TASK INSTRUCTIONS — Please copy the material under this line exactly, keeping every line.

MATERIAL TO PROCESS —

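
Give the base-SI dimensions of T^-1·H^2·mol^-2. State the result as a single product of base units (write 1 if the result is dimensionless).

kg·m⁴·s⁻²·A⁻³·mol⁻²

T = kg·s⁻²·A⁻¹.
So T⁻¹ = kg⁻¹·s²·A.
H = kg·m²·s⁻²·A⁻².
So H² = kg²·m⁴·s⁻⁴·A⁻⁴.
Combining: T⁻¹·H²·mol⁻² = (kg⁻¹·s²·A) · (kg²·m⁴·s⁻⁴·A⁻⁴) · mol⁻² = kg·m⁴·s⁻²·A⁻³·mol⁻².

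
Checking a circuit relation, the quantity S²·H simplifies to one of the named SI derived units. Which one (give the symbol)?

F

S = kg⁻¹·m⁻²·s³·A².
So S² = kg⁻²·m⁻⁴·s⁶·A⁴.
H = kg·m²·s⁻²·A⁻².
Combining: S²·H = (kg⁻²·m⁻⁴·s⁶·A⁴) · (kg·m²·s⁻²·A⁻²) = kg⁻¹·m⁻²·s⁴·A².
kg⁻¹·m⁻²·s⁴·A² is the base-SI form of the farad.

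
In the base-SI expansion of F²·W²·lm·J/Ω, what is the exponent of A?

F = C/V (capacitance = charge per voltage),
    = A·s/(kg·m²·s⁻³·A⁻¹) (substituting C and V),
    = kg⁻¹·m⁻²·s⁴·A².
So F² = kg⁻²·m⁻⁴·s⁸·A⁴.
Ω = V/A (resistance = voltage per current),
    = kg·m²·s⁻³·A⁻².
So Ω⁻¹ = kg⁻¹·m⁻²·s³·A².
W = J/s (power = energy per time),
    = kg·m²·s⁻³.
So W² = kg²·m⁴·s⁻⁶.
lm = cd·sr = cd (luminous flux; sr is dimensionless).
J = N·m (work = force × distance),
    = kg·m²·s⁻².
Combining: F²·Ω⁻¹·W²·lm·J = (kg⁻²·m⁻⁴·s⁸·A⁴) · (kg⁻¹·m⁻²·s³·A²) · (kg²·m⁴·s⁻⁶) · cd · (kg·m²·s⁻²) = s³·A⁶·cd.
The exponent of A is 6.

6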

SOLUTION FOR THIS EXERCISE —
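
Give the base-SI dimensions of T^-1·H^2·mol^-2. State the result as a single product of base units (write 1 if the result is dimensionless).

kg·m⁴·s⁻²·A⁻³·mol⁻²

T = kg·s⁻²·A⁻¹.
So T⁻¹ = kg⁻¹·s²·A.
H = kg·m²·s⁻²·A⁻².
So H² = kg²·m⁴·s⁻⁴·A⁻⁴.
Combining: T⁻¹·H²·mol⁻² = (kg⁻¹·s²·A) · (kg²·m⁴·s⁻⁴·A⁻⁴) · mol⁻² = kg·m⁴·s⁻²·A⁻³·mol⁻².

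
Checking a circuit relation, the quantity S²·H simplifies to one of the named SI derived units. Which one (give the symbol)?

F

S = kg⁻¹·m⁻²·s³·A².
So S² = kg⁻²·m⁻⁴·s⁶·A⁴.
H = kg·m²·s⁻²·A⁻².
Combining: S²·H = (kg⁻²·m⁻⁴·s⁶·A⁴) · (kg·m²·s⁻²·A⁻²) = kg⁻¹·m⁻²·s⁴·A².
kg⁻¹·m⁻²·s⁴·A² is the base-SI form of the farad.

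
In the base-SI expansion of F²·W²·lm·J/Ω, what is the exponent of A?

F = C/V (capacitance = charge per voltage),
    = A·s/(kg·m²·s⁻³·A⁻¹) (substituting C and V),
    = kg⁻¹·m⁻²·s⁴·A².
So F² = kg⁻²·m⁻⁴·s⁸·A⁴.
Ω = V/A (resistance = voltage per current),
    = kg·m²·s⁻³·A⁻².
So Ω⁻¹ = kg⁻¹·m⁻²·s³·A².
W = J/s (power = energy per time),
    = kg·m²·s⁻³.
So W² = kg²·m⁴·s⁻⁶.
lm = cd·sr = cd (luminous flux; sr is dimensionless).
J = N·m (work = force × distance),
    = kg·m²·s⁻².
Combining: F²·Ω⁻¹·W²·lm·J = (kg⁻²·m⁻⁴·s⁸·A⁴) · (kg⁻¹·m⁻²·s³·A²) · (kg²·m⁴·s⁻⁶) · cd · (kg·m²·s⁻²) = s³·A⁶·cd.
The exponent of A is 6.

6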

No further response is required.